### ENTRIES PROVIDED
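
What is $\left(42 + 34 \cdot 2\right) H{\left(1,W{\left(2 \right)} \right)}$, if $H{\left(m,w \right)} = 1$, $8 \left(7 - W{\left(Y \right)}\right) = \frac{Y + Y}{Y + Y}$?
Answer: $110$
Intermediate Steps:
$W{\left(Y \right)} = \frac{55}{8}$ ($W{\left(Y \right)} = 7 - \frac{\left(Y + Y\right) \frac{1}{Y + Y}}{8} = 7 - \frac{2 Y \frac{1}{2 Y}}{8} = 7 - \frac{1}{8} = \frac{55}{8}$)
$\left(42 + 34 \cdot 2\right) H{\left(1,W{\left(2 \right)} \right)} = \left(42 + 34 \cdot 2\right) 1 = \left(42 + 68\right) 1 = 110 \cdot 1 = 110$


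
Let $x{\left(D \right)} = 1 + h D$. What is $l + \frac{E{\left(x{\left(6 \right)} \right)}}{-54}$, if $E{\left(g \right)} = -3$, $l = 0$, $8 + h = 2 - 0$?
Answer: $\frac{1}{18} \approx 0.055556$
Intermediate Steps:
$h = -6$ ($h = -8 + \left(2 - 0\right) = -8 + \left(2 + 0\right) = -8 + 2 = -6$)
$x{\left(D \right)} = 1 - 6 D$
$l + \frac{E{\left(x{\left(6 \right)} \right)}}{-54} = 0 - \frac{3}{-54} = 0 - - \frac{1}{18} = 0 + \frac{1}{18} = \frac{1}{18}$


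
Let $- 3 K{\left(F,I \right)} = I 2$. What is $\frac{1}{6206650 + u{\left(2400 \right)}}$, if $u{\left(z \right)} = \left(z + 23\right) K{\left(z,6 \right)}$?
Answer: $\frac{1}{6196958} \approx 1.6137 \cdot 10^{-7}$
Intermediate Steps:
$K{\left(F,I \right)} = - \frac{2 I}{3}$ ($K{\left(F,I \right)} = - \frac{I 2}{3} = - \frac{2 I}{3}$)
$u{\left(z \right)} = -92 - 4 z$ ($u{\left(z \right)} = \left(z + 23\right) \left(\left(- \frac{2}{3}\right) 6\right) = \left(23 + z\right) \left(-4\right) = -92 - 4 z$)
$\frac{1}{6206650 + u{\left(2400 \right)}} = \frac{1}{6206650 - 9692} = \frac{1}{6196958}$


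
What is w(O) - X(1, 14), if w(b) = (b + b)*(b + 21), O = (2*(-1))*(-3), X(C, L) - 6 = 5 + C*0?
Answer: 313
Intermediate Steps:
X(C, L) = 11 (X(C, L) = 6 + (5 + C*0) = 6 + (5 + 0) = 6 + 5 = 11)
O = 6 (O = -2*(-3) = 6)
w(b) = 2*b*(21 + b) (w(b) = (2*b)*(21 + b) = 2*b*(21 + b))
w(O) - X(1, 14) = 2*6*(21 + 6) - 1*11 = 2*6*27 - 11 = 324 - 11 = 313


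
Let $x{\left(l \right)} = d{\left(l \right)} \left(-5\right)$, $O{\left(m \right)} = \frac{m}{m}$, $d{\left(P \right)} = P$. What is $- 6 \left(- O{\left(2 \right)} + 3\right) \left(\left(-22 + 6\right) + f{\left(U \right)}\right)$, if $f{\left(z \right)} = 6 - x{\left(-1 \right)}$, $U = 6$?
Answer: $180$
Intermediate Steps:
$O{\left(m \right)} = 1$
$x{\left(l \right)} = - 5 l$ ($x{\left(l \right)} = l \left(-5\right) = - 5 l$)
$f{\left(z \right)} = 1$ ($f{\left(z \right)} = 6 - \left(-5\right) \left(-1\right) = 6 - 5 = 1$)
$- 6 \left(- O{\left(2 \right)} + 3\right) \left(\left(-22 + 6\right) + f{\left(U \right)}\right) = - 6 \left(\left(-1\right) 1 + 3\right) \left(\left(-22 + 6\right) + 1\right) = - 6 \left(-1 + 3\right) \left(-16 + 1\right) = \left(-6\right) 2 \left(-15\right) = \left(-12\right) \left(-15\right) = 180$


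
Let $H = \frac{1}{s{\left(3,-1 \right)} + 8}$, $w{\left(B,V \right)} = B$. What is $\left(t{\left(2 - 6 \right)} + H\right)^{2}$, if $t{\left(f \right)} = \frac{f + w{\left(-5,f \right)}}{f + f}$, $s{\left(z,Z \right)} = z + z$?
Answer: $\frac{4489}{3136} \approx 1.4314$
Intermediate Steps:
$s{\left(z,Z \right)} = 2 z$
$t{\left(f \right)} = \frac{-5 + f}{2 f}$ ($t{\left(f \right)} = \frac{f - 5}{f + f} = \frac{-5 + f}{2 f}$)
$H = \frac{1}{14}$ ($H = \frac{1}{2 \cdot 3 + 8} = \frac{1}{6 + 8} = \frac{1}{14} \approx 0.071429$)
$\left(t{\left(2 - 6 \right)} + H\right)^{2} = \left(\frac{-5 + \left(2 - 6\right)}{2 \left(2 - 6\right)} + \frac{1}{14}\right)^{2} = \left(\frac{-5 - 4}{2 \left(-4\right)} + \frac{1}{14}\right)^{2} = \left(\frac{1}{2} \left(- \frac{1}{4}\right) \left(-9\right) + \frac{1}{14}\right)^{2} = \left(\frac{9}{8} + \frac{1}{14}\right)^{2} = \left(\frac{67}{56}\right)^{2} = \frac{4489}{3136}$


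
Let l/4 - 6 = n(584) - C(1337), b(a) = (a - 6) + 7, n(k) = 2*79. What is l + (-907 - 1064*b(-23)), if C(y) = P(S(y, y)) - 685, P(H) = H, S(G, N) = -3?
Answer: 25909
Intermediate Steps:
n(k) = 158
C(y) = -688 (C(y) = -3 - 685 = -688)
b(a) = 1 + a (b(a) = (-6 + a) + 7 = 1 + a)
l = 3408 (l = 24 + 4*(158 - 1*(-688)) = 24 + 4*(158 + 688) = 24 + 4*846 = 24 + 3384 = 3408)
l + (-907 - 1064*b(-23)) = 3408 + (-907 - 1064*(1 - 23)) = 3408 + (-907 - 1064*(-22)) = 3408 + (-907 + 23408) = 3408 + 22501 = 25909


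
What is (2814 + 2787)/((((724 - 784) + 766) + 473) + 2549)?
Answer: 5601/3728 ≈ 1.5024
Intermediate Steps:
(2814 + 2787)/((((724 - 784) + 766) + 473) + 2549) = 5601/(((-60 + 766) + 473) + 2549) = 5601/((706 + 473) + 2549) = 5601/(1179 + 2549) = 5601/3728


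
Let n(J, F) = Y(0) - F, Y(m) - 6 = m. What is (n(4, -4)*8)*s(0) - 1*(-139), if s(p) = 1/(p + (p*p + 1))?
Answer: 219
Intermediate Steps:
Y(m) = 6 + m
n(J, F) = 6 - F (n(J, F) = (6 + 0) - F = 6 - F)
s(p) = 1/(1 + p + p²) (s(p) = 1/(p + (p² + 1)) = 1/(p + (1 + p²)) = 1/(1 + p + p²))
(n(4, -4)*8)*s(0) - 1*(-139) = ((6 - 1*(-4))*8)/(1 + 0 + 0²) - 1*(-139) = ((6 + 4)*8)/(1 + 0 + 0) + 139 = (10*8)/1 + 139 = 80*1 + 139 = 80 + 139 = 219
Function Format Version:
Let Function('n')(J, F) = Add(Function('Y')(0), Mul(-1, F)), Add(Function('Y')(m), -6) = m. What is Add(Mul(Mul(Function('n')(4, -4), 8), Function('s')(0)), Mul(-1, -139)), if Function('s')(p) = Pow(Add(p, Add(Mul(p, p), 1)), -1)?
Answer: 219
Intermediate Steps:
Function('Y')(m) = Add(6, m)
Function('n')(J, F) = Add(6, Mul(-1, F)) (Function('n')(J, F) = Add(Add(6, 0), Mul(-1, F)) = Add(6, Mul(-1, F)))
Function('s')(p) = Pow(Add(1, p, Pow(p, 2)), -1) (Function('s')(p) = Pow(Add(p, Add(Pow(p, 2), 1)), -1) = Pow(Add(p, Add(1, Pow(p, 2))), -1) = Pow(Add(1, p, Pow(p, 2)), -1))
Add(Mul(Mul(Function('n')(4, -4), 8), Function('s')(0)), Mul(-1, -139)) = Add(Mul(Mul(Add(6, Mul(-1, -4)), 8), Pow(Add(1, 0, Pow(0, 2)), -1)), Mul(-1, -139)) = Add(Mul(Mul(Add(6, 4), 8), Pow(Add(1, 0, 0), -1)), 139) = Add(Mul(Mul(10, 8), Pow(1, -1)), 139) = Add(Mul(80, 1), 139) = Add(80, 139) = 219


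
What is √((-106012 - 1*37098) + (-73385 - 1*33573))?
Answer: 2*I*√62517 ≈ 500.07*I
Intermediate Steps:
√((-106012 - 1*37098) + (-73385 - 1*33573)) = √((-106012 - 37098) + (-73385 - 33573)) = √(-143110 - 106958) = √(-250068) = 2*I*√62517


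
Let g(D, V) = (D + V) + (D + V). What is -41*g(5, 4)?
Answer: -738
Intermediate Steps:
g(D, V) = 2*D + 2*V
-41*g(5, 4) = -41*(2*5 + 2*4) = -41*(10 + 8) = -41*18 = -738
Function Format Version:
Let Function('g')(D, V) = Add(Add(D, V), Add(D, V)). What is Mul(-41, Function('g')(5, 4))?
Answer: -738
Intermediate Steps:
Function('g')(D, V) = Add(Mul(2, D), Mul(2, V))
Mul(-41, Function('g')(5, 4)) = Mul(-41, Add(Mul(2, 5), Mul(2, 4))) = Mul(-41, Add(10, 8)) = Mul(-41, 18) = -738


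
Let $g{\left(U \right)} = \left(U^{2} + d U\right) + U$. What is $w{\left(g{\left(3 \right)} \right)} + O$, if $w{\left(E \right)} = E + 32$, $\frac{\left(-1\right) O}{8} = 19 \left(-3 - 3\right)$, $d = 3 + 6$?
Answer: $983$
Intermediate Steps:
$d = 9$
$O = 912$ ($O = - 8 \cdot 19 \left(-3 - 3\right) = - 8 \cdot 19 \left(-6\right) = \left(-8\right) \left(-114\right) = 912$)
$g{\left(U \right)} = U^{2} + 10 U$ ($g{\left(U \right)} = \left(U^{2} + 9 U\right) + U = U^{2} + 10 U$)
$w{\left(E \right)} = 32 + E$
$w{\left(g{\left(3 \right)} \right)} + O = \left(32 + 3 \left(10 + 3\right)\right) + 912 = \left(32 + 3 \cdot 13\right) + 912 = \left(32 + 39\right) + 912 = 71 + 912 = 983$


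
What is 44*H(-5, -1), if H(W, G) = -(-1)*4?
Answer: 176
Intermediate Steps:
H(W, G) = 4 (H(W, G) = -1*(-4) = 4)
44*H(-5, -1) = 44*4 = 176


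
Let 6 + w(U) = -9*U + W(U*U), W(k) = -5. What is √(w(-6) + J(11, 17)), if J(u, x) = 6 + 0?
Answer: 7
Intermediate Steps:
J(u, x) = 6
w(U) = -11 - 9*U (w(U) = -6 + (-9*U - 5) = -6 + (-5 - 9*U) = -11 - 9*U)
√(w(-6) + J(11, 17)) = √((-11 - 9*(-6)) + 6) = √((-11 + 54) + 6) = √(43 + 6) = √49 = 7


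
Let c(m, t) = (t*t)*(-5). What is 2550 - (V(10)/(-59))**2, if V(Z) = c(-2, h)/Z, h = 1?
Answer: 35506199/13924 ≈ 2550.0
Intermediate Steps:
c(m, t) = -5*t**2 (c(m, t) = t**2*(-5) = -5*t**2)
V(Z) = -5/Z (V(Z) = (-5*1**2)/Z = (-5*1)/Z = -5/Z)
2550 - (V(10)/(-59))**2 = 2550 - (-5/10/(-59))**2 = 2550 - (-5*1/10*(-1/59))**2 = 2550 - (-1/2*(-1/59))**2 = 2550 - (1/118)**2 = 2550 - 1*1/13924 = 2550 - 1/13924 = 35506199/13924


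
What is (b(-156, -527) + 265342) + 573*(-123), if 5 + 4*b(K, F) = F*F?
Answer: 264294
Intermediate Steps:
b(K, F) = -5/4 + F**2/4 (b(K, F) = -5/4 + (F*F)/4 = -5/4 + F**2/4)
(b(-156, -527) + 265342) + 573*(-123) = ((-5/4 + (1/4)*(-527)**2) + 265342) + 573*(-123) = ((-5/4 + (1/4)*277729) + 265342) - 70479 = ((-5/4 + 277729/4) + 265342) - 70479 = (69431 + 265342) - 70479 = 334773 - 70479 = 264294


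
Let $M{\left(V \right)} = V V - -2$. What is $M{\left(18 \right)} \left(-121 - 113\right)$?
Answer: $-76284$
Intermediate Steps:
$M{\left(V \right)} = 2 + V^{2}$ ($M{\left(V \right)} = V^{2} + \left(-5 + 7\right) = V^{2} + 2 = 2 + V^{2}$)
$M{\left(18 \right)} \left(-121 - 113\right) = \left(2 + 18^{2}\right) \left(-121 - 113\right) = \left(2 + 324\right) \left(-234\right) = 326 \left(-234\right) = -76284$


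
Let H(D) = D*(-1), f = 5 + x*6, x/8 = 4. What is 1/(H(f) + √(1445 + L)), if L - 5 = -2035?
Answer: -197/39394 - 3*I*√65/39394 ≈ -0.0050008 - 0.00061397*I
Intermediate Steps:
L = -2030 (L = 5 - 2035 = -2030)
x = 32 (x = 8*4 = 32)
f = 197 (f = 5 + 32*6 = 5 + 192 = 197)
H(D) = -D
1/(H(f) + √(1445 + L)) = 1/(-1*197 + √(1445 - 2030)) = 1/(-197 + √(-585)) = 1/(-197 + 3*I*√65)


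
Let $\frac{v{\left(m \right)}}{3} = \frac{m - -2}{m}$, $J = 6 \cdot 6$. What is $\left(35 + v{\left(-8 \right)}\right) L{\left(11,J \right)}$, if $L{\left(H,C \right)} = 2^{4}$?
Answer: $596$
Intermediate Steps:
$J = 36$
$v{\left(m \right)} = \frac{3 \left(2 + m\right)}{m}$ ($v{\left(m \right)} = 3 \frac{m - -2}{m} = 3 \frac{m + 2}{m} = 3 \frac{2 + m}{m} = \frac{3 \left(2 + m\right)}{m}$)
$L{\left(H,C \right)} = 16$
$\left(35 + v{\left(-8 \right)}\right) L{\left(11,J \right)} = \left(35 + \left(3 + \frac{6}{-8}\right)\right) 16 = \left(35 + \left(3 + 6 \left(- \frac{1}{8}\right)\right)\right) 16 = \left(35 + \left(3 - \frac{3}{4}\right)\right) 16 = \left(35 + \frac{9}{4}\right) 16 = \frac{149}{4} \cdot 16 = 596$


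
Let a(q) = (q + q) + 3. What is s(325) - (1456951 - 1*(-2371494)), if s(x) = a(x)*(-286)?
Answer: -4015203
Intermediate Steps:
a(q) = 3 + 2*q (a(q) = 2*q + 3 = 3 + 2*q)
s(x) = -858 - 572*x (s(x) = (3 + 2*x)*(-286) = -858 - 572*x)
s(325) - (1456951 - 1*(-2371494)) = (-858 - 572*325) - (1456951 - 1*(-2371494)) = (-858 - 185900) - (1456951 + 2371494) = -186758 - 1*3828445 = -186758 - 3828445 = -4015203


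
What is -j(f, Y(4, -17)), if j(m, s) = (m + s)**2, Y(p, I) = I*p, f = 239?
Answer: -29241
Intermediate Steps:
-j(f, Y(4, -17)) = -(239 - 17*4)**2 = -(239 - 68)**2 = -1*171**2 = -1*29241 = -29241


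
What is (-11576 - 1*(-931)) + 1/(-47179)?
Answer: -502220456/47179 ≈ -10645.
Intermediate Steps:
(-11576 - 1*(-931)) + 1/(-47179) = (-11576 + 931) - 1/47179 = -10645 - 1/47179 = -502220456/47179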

### REQUIRED ACTION
Keep both end lines and retype everything in the records above from the line containing "Let 6 + w(U)" through the line containing "Answer: 264294", exactly, with nothing else.

### WRITTEN ANSWER
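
Let 6 + w(U) = -9*U + W(U*U), W(k) = -5. What is √(w(-6) + J(11, 17)), if J(u, x) = 6 + 0?
Answer: 7
Intermediate Steps:
J(u, x) = 6
w(U) = -11 - 9*U (w(U) = -6 + (-9*U - 5) = -6 + (-5 - 9*U) = -11 - 9*U)
√(w(-6) + J(11, 17)) = √((-11 - 9*(-6)) + 6) = √((-11 + 54) + 6) = √(43 + 6) = √49 = 7


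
Let c(m, t) = (t*t)*(-5). What is 2550 - (V(10)/(-59))**2, if V(Z) = c(-2, h)/Z, h = 1?
Answer: 35506199/13924 ≈ 2550.0
Intermediate Steps:
c(m, t) = -5*t**2 (c(m, t) = t**2*(-5) = -5*t**2)
V(Z) = -5/Z (V(Z) = (-5*1**2)/Z = (-5*1)/Z = -5/Z)
2550 - (V(10)/(-59))**2 = 2550 - (-5/10/(-59))**2 = 2550 - (-5*1/10*(-1/59))**2 = 2550 - (-1/2*(-1/59))**2 = 2550 - (1/118)**2 = 2550 - 1*1/13924 = 2550 - 1/13924 = 35506199/13924


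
What is (b(-156, -527) + 265342) + 573*(-123), if 5 + 4*b(K, F) = F*F?
Answer: 264294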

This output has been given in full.